BRIEF |
Until the last line is reached, keep transcribing the material exactly.

□ □ □ □

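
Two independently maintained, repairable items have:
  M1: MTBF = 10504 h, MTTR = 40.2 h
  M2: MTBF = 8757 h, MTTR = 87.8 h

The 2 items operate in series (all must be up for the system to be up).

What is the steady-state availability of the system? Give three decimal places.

A(M1) = MTBF/(MTBF+MTTR) = 10504/(10504+40.2) = 0.996187
A(M2) = MTBF/(MTBF+MTTR) = 8757/(8757+87.8) = 0.990073
Series availability: 0.996187 × 0.990073 = 0.986

0.986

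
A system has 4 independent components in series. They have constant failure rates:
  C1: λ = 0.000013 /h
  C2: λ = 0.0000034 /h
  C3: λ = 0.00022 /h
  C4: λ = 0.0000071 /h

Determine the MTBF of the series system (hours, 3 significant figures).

Series of exponential components: λ_sys = Σ λ_i
λ_sys = 0.000013 + 0.0000034 + 0.00022 + 0.0000071 = 2.4350e-04 /h
MTBF = 1 / λ_sys = 4110 h

4110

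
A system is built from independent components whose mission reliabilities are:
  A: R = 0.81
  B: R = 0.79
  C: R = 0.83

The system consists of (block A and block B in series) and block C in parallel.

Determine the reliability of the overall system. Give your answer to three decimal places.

0.939

Series (A and B): 0.81000 × 0.79000 = 0.63990
Parallel ([0.63990] and C): 1 − (1 − 0.63990)(1 − 0.83000) = 0.939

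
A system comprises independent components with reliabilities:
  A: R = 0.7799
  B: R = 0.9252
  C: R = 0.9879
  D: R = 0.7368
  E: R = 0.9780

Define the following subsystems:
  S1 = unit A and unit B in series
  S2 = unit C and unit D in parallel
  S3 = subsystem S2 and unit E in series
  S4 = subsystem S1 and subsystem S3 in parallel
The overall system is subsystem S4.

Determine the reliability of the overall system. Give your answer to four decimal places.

Series (A and B): 0.779900 × 0.925200 = 0.721563
Parallel (C and D): 1 − (1 − 0.987900)(1 − 0.736800) = 0.996815
Series ([0.996815] and E): 0.996815 × 0.978000 = 0.974885
Parallel ([0.721563] and [0.974885]): 1 − (1 − 0.721563)(1 − 0.974885) = 0.9930

0.9930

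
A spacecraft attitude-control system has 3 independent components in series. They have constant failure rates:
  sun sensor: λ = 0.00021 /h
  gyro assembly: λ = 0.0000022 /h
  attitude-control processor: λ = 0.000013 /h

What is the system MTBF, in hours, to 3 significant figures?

4440

Series of exponential components: λ_sys = Σ λ_i
λ_sys = 0.00021 + 0.0000022 + 0.000013 = 2.2520e-04 /h
MTBF = 1 / λ_sys = 4440 h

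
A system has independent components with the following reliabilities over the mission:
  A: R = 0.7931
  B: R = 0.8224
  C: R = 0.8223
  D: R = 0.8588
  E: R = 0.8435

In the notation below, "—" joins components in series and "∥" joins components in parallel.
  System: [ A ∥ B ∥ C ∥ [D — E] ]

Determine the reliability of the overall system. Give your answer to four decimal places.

0.9982

Series (D and E): 0.858800 × 0.843500 = 0.724398
Parallel (A, B, C, and [0.724398]): 1 − (1 − 0.793100)(1 − 0.822400)(1 − 0.822300)(1 − 0.724398) = 0.9982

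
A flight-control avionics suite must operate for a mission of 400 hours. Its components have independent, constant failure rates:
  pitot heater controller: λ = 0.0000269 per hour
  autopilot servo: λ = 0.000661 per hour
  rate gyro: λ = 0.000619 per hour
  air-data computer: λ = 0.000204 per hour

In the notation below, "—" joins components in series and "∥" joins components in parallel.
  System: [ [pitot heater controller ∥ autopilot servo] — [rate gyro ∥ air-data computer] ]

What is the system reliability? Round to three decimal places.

R(pitot heater controller) = exp(−0.0000269 × 400) = 0.98930
R(autopilot servo) = exp(−0.000661 × 400) = 0.76767
R(rate gyro) = exp(−0.000619 × 400) = 0.78067
R(air-data computer) = exp(−0.000204 × 400) = 0.92164
Parallel (pitot heater controller and autopilot servo): 1 − (1 − 0.98930)(1 − 0.76767) = 0.99751
Parallel (rate gyro and air-data computer): 1 − (1 − 0.78067)(1 − 0.92164) = 0.98281
Series ([0.99751] and [0.98281]): 0.99751 × 0.98281 = 0.980

0.980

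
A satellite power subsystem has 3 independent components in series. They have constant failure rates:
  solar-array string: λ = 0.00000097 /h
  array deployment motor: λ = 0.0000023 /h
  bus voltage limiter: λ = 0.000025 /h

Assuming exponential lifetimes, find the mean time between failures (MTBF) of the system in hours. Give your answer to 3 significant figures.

35400

Series of exponential components: λ_sys = Σ λ_i
λ_sys = 0.00000097 + 0.0000023 + 0.000025 = 2.8270e-05 /h
MTBF = 1 / λ_sys = 35400 h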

□ □ □ □

FINAL ANSWER |
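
Two independently maintained, repairable items have:
  M1: MTBF = 10504 h, MTTR = 40.2 h
  M2: MTBF = 8757 h, MTTR = 87.8 h

The 2 items operate in series (all must be up for the system to be up).

What is the steady-state availability of the system? Give three decimal places.

A(M1) = MTBF/(MTBF+MTTR) = 10504/(10504+40.2) = 0.996187
A(M2) = MTBF/(MTBF+MTTR) = 8757/(8757+87.8) = 0.990073
Series availability: 0.996187 × 0.990073 = 0.986

0.986

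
A system has 4 independent components in series. They have constant failure rates:
  C1: λ = 0.000013 /h
  C2: λ = 0.0000034 /h
  C3: λ = 0.00022 /h
  C4: λ = 0.0000071 /h

Determine the MTBF of the series system (hours, 3 significant figures).

Series of exponential components: λ_sys = Σ λ_i
λ_sys = 0.000013 + 0.0000034 + 0.00022 + 0.0000071 = 2.4350e-04 /h
MTBF = 1 / λ_sys = 4110 h

4110

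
A system is built from independent components whose mission reliabilities are:
  A: R = 0.81
  B: R = 0.79
  C: R = 0.83

The system consists of (block A and block B in series) and block C in parallel.

Determine the reliability of the overall system. Give your answer to three decimal places.

0.939

Series (A and B): 0.81000 × 0.79000 = 0.63990
Parallel ([0.63990] and C): 1 − (1 − 0.63990)(1 − 0.83000) = 0.939

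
A system comprises independent components with reliabilities:
  A: R = 0.7799
  B: R = 0.9252
  C: R = 0.9879
  D: R = 0.7368
  E: R = 0.9780

Define the following subsystems:
  S1 = unit A and unit B in series
  S2 = unit C and unit D in parallel
  S3 = subsystem S2 and unit E in series
  S4 = subsystem S1 and subsystem S3 in parallel
The overall system is subsystem S4.

Determine the reliability of the overall system. Give your answer to four decimal places.

Series (A and B): 0.779900 × 0.925200 = 0.721563
Parallel (C and D): 1 − (1 − 0.987900)(1 − 0.736800) = 0.996815
Series ([0.996815] and E): 0.996815 × 0.978000 = 0.974885
Parallel ([0.721563] and [0.974885]): 1 − (1 − 0.721563)(1 − 0.974885) = 0.9930

0.9930

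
A spacecraft attitude-control system has 3 independent components in series. They have constant failure rates:
  sun sensor: λ = 0.00021 /h
  gyro assembly: λ = 0.0000022 /h
  attitude-control processor: λ = 0.000013 /h

What is the system MTBF, in hours, to 3 significant figures?

4440

Series of exponential components: λ_sys = Σ λ_i
λ_sys = 0.00021 + 0.0000022 + 0.000013 = 2.2520e-04 /h
MTBF = 1 / λ_sys = 4440 h

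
A system has independent components with the following reliabilities over the mission:
  A: R = 0.7931
  B: R = 0.8224
  C: R = 0.8223
  D: R = 0.8588
  E: R = 0.8435

In the notation below, "—" joins components in series and "∥" joins components in parallel.
  System: [ A ∥ B ∥ C ∥ [D — E] ]

Determine the reliability of the overall system. Give your answer to four decimal places.

0.9982

Series (D and E): 0.858800 × 0.843500 = 0.724398
Parallel (A, B, C, and [0.724398]): 1 − (1 − 0.793100)(1 − 0.822400)(1 − 0.822300)(1 − 0.724398) = 0.9982

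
A flight-control avionics suite must operate for a mission of 400 hours. Its components have independent, constant failure rates:
  pitot heater controller: λ = 0.0000269 per hour
  autopilot servo: λ = 0.000661 per hour
  rate gyro: λ = 0.000619 per hour
  air-data computer: λ = 0.000204 per hour

In the notation below, "—" joins components in series and "∥" joins components in parallel.
  System: [ [pitot heater controller ∥ autopilot servo] — [rate gyro ∥ air-data computer] ]

What is the system reliability? Round to three decimal places.

R(pitot heater controller) = exp(−0.0000269 × 400) = 0.98930
R(autopilot servo) = exp(−0.000661 × 400) = 0.76767
R(rate gyro) = exp(−0.000619 × 400) = 0.78067
R(air-data computer) = exp(−0.000204 × 400) = 0.92164
Parallel (pitot heater controller and autopilot servo): 1 − (1 − 0.98930)(1 − 0.76767) = 0.99751
Parallel (rate gyro and air-data computer): 1 − (1 − 0.78067)(1 − 0.92164) = 0.98281
Series ([0.99751] and [0.98281]): 0.99751 × 0.98281 = 0.980

0.980

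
A satellite power subsystem has 3 independent components in series. They have constant failure rates:
  solar-array string: λ = 0.00000097 /h
  array deployment motor: λ = 0.0000023 /h
  bus voltage limiter: λ = 0.000025 /h

Assuming exponential lifetimes, find the mean time between failures (MTBF) of the system in hours. Give your answer to 3 significant figures.

35400

Series of exponential components: λ_sys = Σ λ_i
λ_sys = 0.00000097 + 0.0000023 + 0.000025 = 2.8270e-05 /h
MTBF = 1 / λ_sys = 35400 h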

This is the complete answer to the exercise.